EXERCISE: Lines from the listing that hold the string "Jack" are what you should return.

DATA EXTRACT:
══════════
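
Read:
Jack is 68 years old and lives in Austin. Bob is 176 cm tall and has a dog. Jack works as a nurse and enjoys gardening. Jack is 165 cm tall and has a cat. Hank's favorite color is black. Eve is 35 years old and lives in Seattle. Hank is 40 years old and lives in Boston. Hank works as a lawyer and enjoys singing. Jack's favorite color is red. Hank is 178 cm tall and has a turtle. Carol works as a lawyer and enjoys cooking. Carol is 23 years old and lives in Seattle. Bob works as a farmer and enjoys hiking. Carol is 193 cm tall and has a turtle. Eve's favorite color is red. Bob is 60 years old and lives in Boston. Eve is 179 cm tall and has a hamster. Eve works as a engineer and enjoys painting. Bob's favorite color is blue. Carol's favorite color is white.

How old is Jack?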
══════════
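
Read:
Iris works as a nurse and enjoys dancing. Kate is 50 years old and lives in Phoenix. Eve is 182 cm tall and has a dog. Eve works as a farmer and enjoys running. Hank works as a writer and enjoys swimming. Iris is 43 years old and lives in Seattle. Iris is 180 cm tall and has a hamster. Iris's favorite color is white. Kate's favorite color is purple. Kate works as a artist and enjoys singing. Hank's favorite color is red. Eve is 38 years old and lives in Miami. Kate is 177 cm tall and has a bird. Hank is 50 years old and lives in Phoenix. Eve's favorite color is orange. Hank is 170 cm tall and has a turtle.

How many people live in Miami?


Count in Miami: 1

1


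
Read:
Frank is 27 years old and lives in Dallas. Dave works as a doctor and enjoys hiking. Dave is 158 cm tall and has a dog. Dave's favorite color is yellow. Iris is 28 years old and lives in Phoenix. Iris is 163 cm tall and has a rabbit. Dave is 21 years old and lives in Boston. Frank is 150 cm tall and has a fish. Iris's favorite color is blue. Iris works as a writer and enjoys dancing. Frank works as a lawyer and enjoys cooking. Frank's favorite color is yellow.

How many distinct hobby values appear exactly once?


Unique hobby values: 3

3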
══════════
TASK RESULT:
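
Jack is 68 years old and lives in Austin. Bob is 176 cm tall and has a dog. Jack works as a nurse and enjoys gardening. Jack is 165 cm tall and has a cat. Hank's favorite color is black. Eve is 35 years old and lives in Seattle. Hank is 40 years old and lives in Boston. Hank works as a lawyer and enjoys singing. Jack's favorite color is red. Hank is 178 cm tall and has a turtle. Carol works as a lawyer and enjoys cooking. Carol is 23 years old and lives in Seattle. Bob works as a farmer and enjoys hiking. Carol is 193 cm tall and has a turtle. Eve's favorite color is red. Bob is 60 years old and lives in Boston. Eve is 179 cm tall and has a hamster. Eve works as a engineer and enjoys painting. Bob's favorite color is blue. Carol's favorite color is white.
How old is Jack?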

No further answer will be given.